(Items listed in a dataset)
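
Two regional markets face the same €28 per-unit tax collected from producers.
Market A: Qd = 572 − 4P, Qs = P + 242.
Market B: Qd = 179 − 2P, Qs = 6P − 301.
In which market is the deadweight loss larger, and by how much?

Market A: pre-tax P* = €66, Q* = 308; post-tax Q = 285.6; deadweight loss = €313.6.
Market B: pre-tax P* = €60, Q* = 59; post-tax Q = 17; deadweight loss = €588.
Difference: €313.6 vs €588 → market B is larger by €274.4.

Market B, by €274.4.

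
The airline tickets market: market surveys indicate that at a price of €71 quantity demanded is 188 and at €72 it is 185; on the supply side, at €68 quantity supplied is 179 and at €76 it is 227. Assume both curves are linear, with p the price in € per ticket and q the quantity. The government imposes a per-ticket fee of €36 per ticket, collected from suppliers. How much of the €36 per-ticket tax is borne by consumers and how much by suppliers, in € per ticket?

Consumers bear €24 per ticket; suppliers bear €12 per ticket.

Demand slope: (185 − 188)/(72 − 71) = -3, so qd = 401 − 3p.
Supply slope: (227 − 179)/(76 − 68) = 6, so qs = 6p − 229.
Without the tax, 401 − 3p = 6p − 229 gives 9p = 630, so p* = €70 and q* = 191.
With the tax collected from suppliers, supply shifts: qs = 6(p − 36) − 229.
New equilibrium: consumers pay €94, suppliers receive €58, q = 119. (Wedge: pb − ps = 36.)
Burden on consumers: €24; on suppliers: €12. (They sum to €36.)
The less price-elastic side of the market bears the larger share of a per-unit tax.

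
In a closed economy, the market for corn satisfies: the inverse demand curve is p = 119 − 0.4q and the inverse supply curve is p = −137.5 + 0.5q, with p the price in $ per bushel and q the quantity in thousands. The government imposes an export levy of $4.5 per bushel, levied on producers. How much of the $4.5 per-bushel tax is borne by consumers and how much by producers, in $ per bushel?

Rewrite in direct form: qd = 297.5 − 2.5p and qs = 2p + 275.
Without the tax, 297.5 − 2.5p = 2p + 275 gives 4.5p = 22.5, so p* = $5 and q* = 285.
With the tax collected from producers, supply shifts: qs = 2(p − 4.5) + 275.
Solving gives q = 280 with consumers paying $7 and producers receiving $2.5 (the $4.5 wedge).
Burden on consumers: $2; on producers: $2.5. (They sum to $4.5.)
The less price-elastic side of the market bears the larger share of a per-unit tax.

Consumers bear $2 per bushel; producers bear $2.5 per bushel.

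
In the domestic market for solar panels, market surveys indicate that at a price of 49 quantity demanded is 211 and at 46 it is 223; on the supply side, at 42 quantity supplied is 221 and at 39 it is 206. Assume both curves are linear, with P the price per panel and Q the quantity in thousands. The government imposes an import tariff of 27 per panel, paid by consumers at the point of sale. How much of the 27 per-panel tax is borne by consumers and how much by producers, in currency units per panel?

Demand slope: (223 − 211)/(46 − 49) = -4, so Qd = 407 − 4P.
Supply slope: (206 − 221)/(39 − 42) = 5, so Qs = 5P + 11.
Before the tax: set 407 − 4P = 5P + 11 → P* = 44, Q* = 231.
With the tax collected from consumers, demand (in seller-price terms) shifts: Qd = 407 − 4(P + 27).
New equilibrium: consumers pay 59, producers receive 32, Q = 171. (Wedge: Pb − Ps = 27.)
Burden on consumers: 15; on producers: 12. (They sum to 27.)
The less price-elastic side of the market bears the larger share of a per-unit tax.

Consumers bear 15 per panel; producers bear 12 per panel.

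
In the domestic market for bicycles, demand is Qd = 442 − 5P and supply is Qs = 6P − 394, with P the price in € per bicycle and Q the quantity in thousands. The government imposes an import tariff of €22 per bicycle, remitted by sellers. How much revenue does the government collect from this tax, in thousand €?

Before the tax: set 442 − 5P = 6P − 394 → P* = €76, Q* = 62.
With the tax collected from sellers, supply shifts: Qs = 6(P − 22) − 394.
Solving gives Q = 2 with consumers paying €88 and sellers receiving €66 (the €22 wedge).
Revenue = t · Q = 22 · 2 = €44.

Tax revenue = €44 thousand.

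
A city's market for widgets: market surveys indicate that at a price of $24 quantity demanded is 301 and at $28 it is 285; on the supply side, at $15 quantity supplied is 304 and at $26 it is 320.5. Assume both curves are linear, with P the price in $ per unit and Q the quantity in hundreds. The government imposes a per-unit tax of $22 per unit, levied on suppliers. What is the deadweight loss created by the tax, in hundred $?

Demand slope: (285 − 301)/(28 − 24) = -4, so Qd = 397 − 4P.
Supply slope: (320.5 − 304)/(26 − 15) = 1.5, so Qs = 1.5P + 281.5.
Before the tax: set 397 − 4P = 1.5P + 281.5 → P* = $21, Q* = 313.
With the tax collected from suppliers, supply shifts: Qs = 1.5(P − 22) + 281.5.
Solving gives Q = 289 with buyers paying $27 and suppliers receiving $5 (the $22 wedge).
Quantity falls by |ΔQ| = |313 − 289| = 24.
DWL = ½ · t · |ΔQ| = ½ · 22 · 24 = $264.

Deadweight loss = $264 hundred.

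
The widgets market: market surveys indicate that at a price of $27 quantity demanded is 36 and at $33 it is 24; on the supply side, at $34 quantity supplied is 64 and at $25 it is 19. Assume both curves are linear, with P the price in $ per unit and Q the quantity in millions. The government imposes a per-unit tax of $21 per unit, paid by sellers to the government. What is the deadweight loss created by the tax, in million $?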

> _WHAT IS REQUIRED_
What you write must match the records above line for line.

> _TASK ANSWER_
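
Two regional markets face the same €28 per-unit tax collected from producers.
Market A: Qd = 572 − 4P, Qs = P + 242.
Market B: Qd = 179 − 2P, Qs = 6P − 301.
In which market is the deadweight loss larger, and by how much?

Market A: pre-tax P* = €66, Q* = 308; post-tax Q = 285.6; deadweight loss = €313.6.
Market B: pre-tax P* = €60, Q* = 59; post-tax Q = 17; deadweight loss = €588.
Difference: €313.6 vs €588 → market B is larger by €274.4.

Market B, by €274.4.

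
The airline tickets market: market surveys indicate that at a price of €71 quantity demanded is 188 and at €72 it is 185; on the supply side, at €68 quantity supplied is 179 and at €76 it is 227. Assume both curves are linear, with p the price in € per ticket and q the quantity. The government imposes a per-ticket fee of €36 per ticket, collected from suppliers. How much of the €36 per-ticket tax is borne by consumers and how much by suppliers, in € per ticket?

Consumers bear €24 per ticket; suppliers bear €12 per ticket.

Demand slope: (185 − 188)/(72 − 71) = -3, so qd = 401 − 3p.
Supply slope: (227 − 179)/(76 − 68) = 6, so qs = 6p − 229.
Without the tax, 401 − 3p = 6p − 229 gives 9p = 630, so p* = €70 and q* = 191.
With the tax collected from suppliers, supply shifts: qs = 6(p − 36) − 229.
New equilibrium: consumers pay €94, suppliers receive €58, q = 119. (Wedge: pb − ps = 36.)
Burden on consumers: €24; on suppliers: €12. (They sum to €36.)
The less price-elastic side of the market bears the larger share of a per-unit tax.

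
In a closed economy, the market for corn satisfies: the inverse demand curve is p = 119 − 0.4q and the inverse supply curve is p = −137.5 + 0.5q, with p the price in $ per bushel and q the quantity in thousands. The government imposes an export levy of $4.5 per bushel, levied on producers. How much of the $4.5 per-bushel tax is borne by consumers and how much by producers, in $ per bushel?

Rewrite in direct form: qd = 297.5 − 2.5p and qs = 2p + 275.
Without the tax, 297.5 − 2.5p = 2p + 275 gives 4.5p = 22.5, so p* = $5 and q* = 285.
With the tax collected from producers, supply shifts: qs = 2(p − 4.5) + 275.
Solving gives q = 280 with consumers paying $7 and producers receiving $2.5 (the $4.5 wedge).
Burden on consumers: $2; on producers: $2.5. (They sum to $4.5.)
The less price-elastic side of the market bears the larger share of a per-unit tax.

Consumers bear $2 per bushel; producers bear $2.5 per bushel.

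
In the domestic market for solar panels, market surveys indicate that at a price of 49 quantity demanded is 211 and at 46 it is 223; on the supply side, at 42 quantity supplied is 221 and at 39 it is 206. Assume both curves are linear, with P the price per panel and Q the quantity in thousands. The government imposes an import tariff of 27 per panel, paid by consumers at the point of sale. How much of the 27 per-panel tax is borne by consumers and how much by producers, in currency units per panel?

Demand slope: (223 − 211)/(46 − 49) = -4, so Qd = 407 − 4P.
Supply slope: (206 − 221)/(39 − 42) = 5, so Qs = 5P + 11.
Before the tax: set 407 − 4P = 5P + 11 → P* = 44, Q* = 231.
With the tax collected from consumers, demand (in seller-price terms) shifts: Qd = 407 − 4(P + 27).
New equilibrium: consumers pay 59, producers receive 32, Q = 171. (Wedge: Pb − Ps = 27.)
Burden on consumers: 15; on producers: 12. (They sum to 27.)
The less price-elastic side of the market bears the larger share of a per-unit tax.

Consumers bear 15 per panel; producers bear 12 per panel.

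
In the domestic market for bicycles, demand is Qd = 442 − 5P and supply is Qs = 6P − 394, with P the price in € per bicycle and Q the quantity in thousands. The government imposes an import tariff of €22 per bicycle, remitted by sellers. How much revenue does the government collect from this tax, in thousand €?

Before the tax: set 442 − 5P = 6P − 394 → P* = €76, Q* = 62.
With the tax collected from sellers, supply shifts: Qs = 6(P − 22) − 394.
Solving gives Q = 2 with consumers paying €88 and sellers receiving €66 (the €22 wedge).
Revenue = t · Q = 22 · 2 = €44.

Tax revenue = €44 thousand.

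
A city's market for widgets: market surveys indicate that at a price of $24 quantity demanded is 301 and at $28 it is 285; on the supply side, at $15 quantity supplied is 304 and at $26 it is 320.5. Assume both curves are linear, with P the price in $ per unit and Q the quantity in hundreds. The government imposes a per-unit tax of $22 per unit, levied on suppliers. What is the deadweight loss created by the tax, in hundred $?

Demand slope: (285 − 301)/(28 − 24) = -4, so Qd = 397 − 4P.
Supply slope: (320.5 − 304)/(26 − 15) = 1.5, so Qs = 1.5P + 281.5.
Before the tax: set 397 − 4P = 1.5P + 281.5 → P* = $21, Q* = 313.
With the tax collected from suppliers, supply shifts: Qs = 1.5(P − 22) + 281.5.
Solving gives Q = 289 with buyers paying $27 and suppliers receiving $5 (the $22 wedge).
Quantity falls by |ΔQ| = |313 − 289| = 24.
DWL = ½ · t · |ΔQ| = ½ · 22 · 24 = $264.

Deadweight loss = $264 hundred.

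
The widgets market: market surveys indicate that at a price of $27 quantity demanded is 36 and at $33 it is 24; on the supply side, at $34 quantity supplied is 64 and at $25 it is 19. Assume both curves are linear, with P the price in $ per unit and Q the quantity in millions. The government imposes a per-unit tax of $21 per unit, paid by sellers to the government. What is the deadweight loss created by the tax, in million $?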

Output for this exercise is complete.